Collected data entries:
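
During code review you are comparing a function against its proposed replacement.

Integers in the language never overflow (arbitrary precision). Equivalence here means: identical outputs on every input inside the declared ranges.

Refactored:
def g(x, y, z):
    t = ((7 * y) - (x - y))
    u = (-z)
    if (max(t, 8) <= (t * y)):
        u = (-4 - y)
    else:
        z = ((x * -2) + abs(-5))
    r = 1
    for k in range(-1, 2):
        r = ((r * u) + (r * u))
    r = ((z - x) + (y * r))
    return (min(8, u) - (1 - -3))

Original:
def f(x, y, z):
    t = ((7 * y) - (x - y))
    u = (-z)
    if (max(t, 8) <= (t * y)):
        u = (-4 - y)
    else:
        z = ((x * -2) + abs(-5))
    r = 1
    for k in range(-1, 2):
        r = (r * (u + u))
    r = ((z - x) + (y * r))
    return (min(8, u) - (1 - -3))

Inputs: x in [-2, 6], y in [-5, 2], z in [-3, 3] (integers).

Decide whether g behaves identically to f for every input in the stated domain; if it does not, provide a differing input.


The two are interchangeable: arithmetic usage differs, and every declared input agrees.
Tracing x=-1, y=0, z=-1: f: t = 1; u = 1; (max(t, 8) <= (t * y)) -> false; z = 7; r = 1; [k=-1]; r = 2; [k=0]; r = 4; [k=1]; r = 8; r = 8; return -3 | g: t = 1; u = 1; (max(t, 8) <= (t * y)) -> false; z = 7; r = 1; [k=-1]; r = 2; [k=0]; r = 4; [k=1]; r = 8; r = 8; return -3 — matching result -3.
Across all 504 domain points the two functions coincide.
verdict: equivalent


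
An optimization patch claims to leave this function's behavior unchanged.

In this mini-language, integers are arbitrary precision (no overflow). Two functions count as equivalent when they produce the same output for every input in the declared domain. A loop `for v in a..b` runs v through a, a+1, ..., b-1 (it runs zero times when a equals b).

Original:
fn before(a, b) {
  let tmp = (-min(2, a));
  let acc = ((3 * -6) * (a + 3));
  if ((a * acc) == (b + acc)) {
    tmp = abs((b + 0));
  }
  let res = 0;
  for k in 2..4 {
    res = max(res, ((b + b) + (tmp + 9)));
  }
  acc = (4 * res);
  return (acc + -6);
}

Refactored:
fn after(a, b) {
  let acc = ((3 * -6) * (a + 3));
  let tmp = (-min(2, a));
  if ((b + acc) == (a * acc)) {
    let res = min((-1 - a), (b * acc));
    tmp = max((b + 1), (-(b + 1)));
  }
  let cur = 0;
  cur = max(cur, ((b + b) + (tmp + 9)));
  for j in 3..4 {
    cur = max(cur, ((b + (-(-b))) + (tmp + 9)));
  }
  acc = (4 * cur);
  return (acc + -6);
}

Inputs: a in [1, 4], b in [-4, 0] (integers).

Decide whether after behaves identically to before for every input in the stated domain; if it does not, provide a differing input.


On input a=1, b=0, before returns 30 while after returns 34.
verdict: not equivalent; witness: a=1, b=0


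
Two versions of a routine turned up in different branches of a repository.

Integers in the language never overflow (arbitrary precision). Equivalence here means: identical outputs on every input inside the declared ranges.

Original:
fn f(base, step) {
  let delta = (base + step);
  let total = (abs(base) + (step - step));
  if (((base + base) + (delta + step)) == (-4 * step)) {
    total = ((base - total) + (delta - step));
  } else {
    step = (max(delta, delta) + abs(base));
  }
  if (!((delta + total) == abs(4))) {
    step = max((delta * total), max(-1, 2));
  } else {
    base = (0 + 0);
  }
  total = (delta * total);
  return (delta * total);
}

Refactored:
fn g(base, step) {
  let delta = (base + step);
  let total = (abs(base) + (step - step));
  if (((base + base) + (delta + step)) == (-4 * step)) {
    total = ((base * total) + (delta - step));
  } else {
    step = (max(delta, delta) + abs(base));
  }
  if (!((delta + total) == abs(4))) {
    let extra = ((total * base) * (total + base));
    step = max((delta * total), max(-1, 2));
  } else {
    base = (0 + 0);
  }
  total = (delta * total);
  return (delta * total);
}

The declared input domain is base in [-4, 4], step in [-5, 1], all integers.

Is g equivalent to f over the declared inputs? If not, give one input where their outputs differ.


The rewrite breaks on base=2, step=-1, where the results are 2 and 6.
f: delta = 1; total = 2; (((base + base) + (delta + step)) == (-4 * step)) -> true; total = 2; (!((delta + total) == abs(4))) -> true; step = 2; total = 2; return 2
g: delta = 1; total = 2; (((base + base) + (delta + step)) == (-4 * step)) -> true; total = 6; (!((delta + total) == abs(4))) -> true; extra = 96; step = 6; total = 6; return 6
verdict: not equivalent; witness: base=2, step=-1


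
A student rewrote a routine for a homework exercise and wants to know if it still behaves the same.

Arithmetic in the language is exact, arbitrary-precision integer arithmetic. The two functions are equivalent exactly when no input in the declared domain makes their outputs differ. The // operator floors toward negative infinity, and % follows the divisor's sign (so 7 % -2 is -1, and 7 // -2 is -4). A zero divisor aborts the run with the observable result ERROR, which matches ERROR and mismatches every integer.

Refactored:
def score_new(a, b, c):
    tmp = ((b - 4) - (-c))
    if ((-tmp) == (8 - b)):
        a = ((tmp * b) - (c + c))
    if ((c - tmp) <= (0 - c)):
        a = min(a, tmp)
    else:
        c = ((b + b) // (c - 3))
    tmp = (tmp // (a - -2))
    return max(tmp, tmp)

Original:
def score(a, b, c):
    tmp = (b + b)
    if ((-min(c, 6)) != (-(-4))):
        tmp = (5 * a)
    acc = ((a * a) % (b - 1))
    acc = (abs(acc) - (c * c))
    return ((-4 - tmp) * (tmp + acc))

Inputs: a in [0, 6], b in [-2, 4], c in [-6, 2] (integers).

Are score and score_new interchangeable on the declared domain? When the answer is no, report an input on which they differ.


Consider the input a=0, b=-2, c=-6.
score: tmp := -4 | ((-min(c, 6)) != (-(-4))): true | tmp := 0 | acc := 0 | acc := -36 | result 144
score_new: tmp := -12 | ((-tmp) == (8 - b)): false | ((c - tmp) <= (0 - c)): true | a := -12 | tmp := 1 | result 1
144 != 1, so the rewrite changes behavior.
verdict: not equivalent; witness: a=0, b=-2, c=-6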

[YOUR INSTRUCTIONS]
One stretch of the lines above is wanted, from the line that contains "r = ((r * u) + (r * u))" through the line that contains "An optimization patch". Output it exactly.

[OUTPUT]
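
        r = ((r * u) + (r * u))
    r = ((z - x) + (y * r))
    return (min(8, u) - (1 - -3))

Original:
def f(x, y, z):
    t = ((7 * y) - (x - y))
    u = (-z)
    if (max(t, 8) <= (t * y)):
        u = (-4 - y)
    else:
        z = ((x * -2) + abs(-5))
    r = 1
    for k in range(-1, 2):
        r = (r * (u + u))
    r = ((z - x) + (y * r))
    return (min(8, u) - (1 - -3))

Inputs: x in [-2, 6], y in [-5, 2], z in [-3, 3] (integers).

Decide whether g behaves identically to f for every input in the stated domain; if it does not, provide a differing input.


The two are interchangeable: arithmetic usage differs, and every declared input agrees.
Tracing x=-1, y=0, z=-1: f: t = 1; u = 1; (max(t, 8) <= (t * y)) -> false; z = 7; r = 1; [k=-1]; r = 2; [k=0]; r = 4; [k=1]; r = 8; r = 8; return -3 | g: t = 1; u = 1; (max(t, 8) <= (t * y)) -> false; z = 7; r = 1; [k=-1]; r = 2; [k=0]; r = 4; [k=1]; r = 8; r = 8; return -3 — matching result -3.
Across all 504 domain points the two functions coincide.
verdict: equivalent


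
An optimization patch claims to leave this function's behavior unchanged.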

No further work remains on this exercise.